Dataset entries:
════════════════

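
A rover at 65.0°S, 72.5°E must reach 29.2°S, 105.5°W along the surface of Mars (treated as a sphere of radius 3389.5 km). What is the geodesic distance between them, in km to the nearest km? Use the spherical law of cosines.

5075 km

With latitudes φ₁ = -65.000°, φ₂ = -29.200° and longitude difference Δλ = -178.000°:
cos c = sin φ₁ sin φ₂ + cos φ₁ cos φ₂ cos Δλ = (-0.9063)(-0.4879) + (0.4226)(0.8729)(-0.9994) = 0.07346,
so c = arccos(0.07346) = 1.49727 rad.
Distance = R·c = 3389.5 × 1.4973 ≈ 5075 km.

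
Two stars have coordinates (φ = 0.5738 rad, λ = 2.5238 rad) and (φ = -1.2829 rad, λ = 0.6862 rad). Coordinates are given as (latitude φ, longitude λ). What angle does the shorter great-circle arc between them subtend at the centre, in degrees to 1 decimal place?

In radians: φ₁ = 0.5738, φ₂ = -1.2829, Δλ = -105.287° = -1.8376 rad.
cos c = sin φ₁ sin φ₂ + cos φ₁ cos φ₂ cos Δλ = (0.5428)(-0.9588) + (0.8398)(0.2839)(-0.2636) = -0.58336,
so c = arccos(-0.58336) = 2.19365 rad.
So the angular separation is 125.7°.

125.7°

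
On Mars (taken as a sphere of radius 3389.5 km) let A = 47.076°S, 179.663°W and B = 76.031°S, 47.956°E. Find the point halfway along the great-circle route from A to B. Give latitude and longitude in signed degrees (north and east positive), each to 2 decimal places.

Central angle δ = 0.9276 rad. Interpolating on the sphere with fraction f = 0.5:
P = [sin((1−f)δ)·A + sin(fδ)·B] / sin δ = 0.5591·A + 0.5591·B in Cartesian coordinates,
giving P = (-0.2903, 0.0980, -0.9519), i.e. latitude -72.16°, longitude 161.35°.

-72.16°, 161.35°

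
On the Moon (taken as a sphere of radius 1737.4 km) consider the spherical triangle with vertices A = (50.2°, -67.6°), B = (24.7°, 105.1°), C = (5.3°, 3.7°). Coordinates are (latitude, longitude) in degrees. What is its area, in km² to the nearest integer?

4900044 km²

Side lengths (central angles): a = 1.7115, b = 1.2919, c = 1.8295 rad; semiperimeter s = 2.4164.
By l'Huilier's theorem, tan(E/4) = √[tan(s/2) tan((s−a)/2) tan((s−b)/2) tan((s−c)/2)], giving spherical excess E = 1.6233 rad.
Area = E·R² = 1.6233 × (1737.4)² ≈ 4900044 km².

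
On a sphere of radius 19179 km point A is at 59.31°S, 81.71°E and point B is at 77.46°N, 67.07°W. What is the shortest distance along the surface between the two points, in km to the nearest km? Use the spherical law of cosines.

53256 km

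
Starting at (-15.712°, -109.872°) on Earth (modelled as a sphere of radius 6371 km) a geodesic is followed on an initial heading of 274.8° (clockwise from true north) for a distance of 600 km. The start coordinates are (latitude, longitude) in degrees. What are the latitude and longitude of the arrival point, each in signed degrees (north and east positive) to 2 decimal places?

-15.19°, -115.44°

Angular distance δ = d/R = 600/6371 = 0.09418 rad; initial bearing θ = 4.7962 rad.
sin φ₂ = sin φ₁ cos δ + cos φ₁ sin δ cos θ = (-0.2708)(0.9956) + (0.9626)(0.0940)(0.0837) = -0.2620, so φ₂ = -15.19°.
Δλ = atan2(sin θ sin δ cos φ₁, cos δ − sin φ₁ sin φ₂) = atan2(-0.0902, 0.9246) = -5.572°.
λ₂ = -109.872° − 5.572° = -115.44°.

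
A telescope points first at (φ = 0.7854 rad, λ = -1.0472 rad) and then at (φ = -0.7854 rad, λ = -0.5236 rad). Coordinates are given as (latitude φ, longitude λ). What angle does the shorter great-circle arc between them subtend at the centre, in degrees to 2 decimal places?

In radians: φ₁ = 0.7854, φ₂ = -0.7854, Δλ = 30.000° = 0.5236 rad.
Haversine: a = sin²(Δφ/2) + cos φ₁ cos φ₂ sin²(Δλ/2) = 0.5000 + (0.7071)(0.7071)(0.0670) = 0.53350.
Central angle c = 2·arcsin(√a) = 1.63784 rad.
So the angular separation is 93.84°.

93.84°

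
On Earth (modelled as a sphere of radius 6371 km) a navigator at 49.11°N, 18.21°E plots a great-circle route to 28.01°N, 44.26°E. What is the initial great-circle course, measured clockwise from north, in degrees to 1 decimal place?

127.0°

With φ₁ = 0.8571, φ₂ = 0.4889, Δλ = 0.4547 rad, the forward-azimuth formula gives
θ = atan2( sin Δλ cos φ₂ , cos φ₁ sin φ₂ − sin φ₁ cos φ₂ cos Δλ ) = atan2(0.3877, -0.2922) = 127.00°.
So the initial bearing is 127.0°.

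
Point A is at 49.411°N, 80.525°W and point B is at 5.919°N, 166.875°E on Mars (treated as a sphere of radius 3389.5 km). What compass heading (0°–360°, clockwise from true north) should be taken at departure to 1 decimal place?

Δλ = -112.600° = -1.9652 rad.
y = sin Δλ · cos φ₂ = (-0.9232)(0.9947) = -0.9183
x = cos φ₁ sin φ₂ − sin φ₁ cos φ₂ cos Δλ = (0.6506)(0.1031) − (0.7594)(0.9947)(-0.3843) = 0.3574
θ = atan2(y, x) = -68.74°; adding 360° gives 291.3°.

291.3°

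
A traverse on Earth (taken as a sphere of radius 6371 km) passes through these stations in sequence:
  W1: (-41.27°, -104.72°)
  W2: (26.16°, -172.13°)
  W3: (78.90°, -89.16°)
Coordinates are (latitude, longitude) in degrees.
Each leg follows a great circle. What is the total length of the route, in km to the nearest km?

Leg W1→W2: central angle 1.6025 rad, distance 10209.3 km.
Leg W2→W3: central angle 1.0998 rad, distance 7006.8 km.
Total: 10209.3 + 7006.8 ≈ 17216 km.

17216 km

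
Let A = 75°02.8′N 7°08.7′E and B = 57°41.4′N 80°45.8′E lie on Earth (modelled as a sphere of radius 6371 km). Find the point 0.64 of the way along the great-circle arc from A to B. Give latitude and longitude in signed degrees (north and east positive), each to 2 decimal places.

66.99°, 66.99°

The central angle between A and B is δ = 0.5444 rad.
With f = 0.64, the slerp weights are sin((1−f)δ)/sin δ = 0.3760 and sin(fδ)/sin δ = 0.6592.
Weighted sum of the unit vectors: (0.3760)·(0.2560,0.0321,0.9661) + (0.6592)·(0.0858,0.5276,0.8452) = (0.1528, 0.3598, 0.9204).
Converting back: φ = atan2(z, √(x²+y²)) = 66.99°, λ = atan2(y, x) = 66.99°.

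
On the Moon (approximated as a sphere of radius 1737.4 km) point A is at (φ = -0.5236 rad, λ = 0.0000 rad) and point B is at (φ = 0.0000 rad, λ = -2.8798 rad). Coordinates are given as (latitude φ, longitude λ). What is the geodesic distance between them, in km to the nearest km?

4451 km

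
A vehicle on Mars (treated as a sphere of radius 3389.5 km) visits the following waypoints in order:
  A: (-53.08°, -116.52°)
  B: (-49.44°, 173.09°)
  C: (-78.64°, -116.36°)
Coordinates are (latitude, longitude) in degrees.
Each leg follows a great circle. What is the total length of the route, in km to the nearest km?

Leg A→B: central angle 0.7400 rad, distance 2508.2 km.
Leg B→C: central angle 0.6641 rad, distance 2250.9 km.
Total: 2508.2 + 2250.9 ≈ 4759 km.

4759 km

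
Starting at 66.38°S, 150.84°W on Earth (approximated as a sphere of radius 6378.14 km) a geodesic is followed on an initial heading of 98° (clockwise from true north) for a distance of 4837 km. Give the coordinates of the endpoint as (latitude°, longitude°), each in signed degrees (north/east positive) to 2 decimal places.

Angular distance δ = d/R = 4837/6378.14 = 0.75837 rad; initial bearing θ = 1.7104 rad.
sin φ₂ = sin φ₁ cos δ + cos φ₁ sin δ cos θ = (-0.9162)(0.7260) + (0.4007)(0.6877)(-0.1392) = -0.7035, so φ₂ = -44.71°.
Δλ = atan2(sin θ sin δ cos φ₁, cos δ − sin φ₁ sin φ₂) = atan2(0.2729, 0.0814) = 73.389°.
λ₂ = -150.840° + 73.389° = -77.45°.

-44.71°, -77.45°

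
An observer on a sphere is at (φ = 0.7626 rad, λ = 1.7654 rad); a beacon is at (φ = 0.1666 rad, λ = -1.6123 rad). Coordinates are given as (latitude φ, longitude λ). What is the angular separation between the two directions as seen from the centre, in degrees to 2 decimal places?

With latitudes φ₁ = 43.694°, φ₂ = 9.545° and longitude difference Δλ = 166.472°:
Haversine: a = sin²(Δφ/2) + cos φ₁ cos φ₂ sin²(Δλ/2) = 0.0862 + (0.7230)(0.9862)(0.9861) = 0.78935.
Central angle c = 2·arcsin(√a) = 2.18792 rad.
So the angular separation is 125.36°.

125.36°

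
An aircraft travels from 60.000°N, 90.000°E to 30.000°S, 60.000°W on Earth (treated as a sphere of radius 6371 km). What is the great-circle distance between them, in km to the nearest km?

16001 km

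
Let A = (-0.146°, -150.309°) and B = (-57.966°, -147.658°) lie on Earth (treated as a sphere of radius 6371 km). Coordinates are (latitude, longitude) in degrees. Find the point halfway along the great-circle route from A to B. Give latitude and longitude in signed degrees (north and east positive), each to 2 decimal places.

-29.06°, -149.39°

The central angle between A and B is δ = 1.0098 rad.
With f = 0.5, the slerp weights are sin((1−f)δ)/sin δ = 0.5713 and sin(fδ)/sin δ = 0.5713.
Weighted sum of the unit vectors: (0.5713)·(-0.8687,-0.4953,-0.0025) + (0.5713)·(-0.4481,-0.2838,-0.8477) = (-0.7523, -0.4451, -0.4858).
Converting back: φ = atan2(z, √(x²+y²)) = -29.06°, λ = atan2(y, x) = -149.39°.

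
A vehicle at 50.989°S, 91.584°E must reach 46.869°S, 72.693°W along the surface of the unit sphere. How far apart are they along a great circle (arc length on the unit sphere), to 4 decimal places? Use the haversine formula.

1.4174

In radians: φ₁ = -0.8899, φ₂ = -0.8180, Δλ = -164.277° = -2.8672 rad.
Haversine: a = sin²(Δφ/2) + cos φ₁ cos φ₂ sin²(Δλ/2) = 0.0013 + (0.6295)(0.6837)(0.9813) = 0.42359.
Central angle c = 2·arcsin(√a) = 1.41737 rad.
On the unit sphere the arc length equals the central angle: 1.4174.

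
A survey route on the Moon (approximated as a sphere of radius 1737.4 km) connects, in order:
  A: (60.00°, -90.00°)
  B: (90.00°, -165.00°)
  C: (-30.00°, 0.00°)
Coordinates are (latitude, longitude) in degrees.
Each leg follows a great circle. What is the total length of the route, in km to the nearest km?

4549 km

Leg A→B: central angle 0.5236 rad, distance 909.7 km.
Leg B→C: central angle 2.0944 rad, distance 3638.8 km.
Total: 909.7 + 3638.8 ≈ 4549 km.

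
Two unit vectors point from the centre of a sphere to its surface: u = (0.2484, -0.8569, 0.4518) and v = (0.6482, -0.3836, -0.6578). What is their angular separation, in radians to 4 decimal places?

u·v = 0.1925; |u| = 1.0001, |v| = 1.0000.
cos θ = (u·v)/(|u||v|) = 0.1925, so θ = 1.3771 rad.

1.3771 rad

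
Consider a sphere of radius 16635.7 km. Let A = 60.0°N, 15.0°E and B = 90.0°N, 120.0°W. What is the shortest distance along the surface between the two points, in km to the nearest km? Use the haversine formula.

8710 km

In radians: φ₁ = 1.0472, φ₂ = 1.5708, Δλ = -135.000° = -2.3562 rad.
Haversine: a = sin²(Δφ/2) + cos φ₁ cos φ₂ sin²(Δλ/2) = 0.0670 + (0.5000)(0.0000)(0.8536) = 0.06699.
Central angle c = 2·arcsin(√a) = 0.52360 rad.
Distance = R·c = 16635.7 × 0.5236 ≈ 8710 km.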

════════════════

List all lines above in which the string "order" appears.

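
A vehicle on Mars (treated as a sphere of radius 3389.5 km) visits the following waypoints in order:
A survey route on the Moon (approximated as a sphere of radius 1737.4 km) connects, in order: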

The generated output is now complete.